INFORMATION SHOWN: Begin

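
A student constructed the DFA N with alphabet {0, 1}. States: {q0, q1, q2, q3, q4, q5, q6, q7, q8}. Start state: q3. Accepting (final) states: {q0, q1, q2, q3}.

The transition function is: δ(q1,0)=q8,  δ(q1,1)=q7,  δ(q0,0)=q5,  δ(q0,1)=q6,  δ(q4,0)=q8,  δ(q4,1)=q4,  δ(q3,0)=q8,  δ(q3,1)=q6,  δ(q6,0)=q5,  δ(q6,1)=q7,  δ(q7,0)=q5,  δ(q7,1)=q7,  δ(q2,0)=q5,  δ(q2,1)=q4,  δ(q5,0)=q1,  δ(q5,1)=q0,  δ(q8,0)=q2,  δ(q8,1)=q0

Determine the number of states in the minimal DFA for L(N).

3

Every state is reachable, so we keep all 9.
Start with accepting vs non-accepting: {q0,q1,q2,q3} | {q4,q5,q6,q7,q8}.
Split {q4,q5,q6,q7,q8} by δ(·,0) → {q4,q6,q7} and {q5,q8}.
No further refinement is possible. Final partition (3 blocks): {q0,q1,q2,q3} | {q4,q6,q7} | {q5,q8}.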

INFORMATION SHOWN: End

### [WHAT THIS TASK INVOLVES]
Give back all the records above exactly. Keep every word.

### [EXPECTED ANSWER]
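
A student constructed the DFA N with alphabet {0, 1}. States: {q0, q1, q2, q3, q4, q5, q6, q7, q8}. Start state: q3. Accepting (final) states: {q0, q1, q2, q3}.

The transition function is: δ(q1,0)=q8,  δ(q1,1)=q7,  δ(q0,0)=q5,  δ(q0,1)=q6,  δ(q4,0)=q8,  δ(q4,1)=q4,  δ(q3,0)=q8,  δ(q3,1)=q6,  δ(q6,0)=q5,  δ(q6,1)=q7,  δ(q7,0)=q5,  δ(q7,1)=q7,  δ(q2,0)=q5,  δ(q2,1)=q4,  δ(q5,0)=q1,  δ(q5,1)=q0,  δ(q8,0)=q2,  δ(q8,1)=q0

Determine the number of states in the minimal DFA for L(N).

3

Every state is reachable, so we keep all 9.
Start with accepting vs non-accepting: {q0,q1,q2,q3} | {q4,q5,q6,q7,q8}.
Split {q4,q5,q6,q7,q8} by δ(·,0) → {q4,q6,q7} and {q5,q8}.
No further refinement is possible. Final partition (3 blocks): {q0,q1,q2,q3} | {q4,q6,q7} | {q5,q8}.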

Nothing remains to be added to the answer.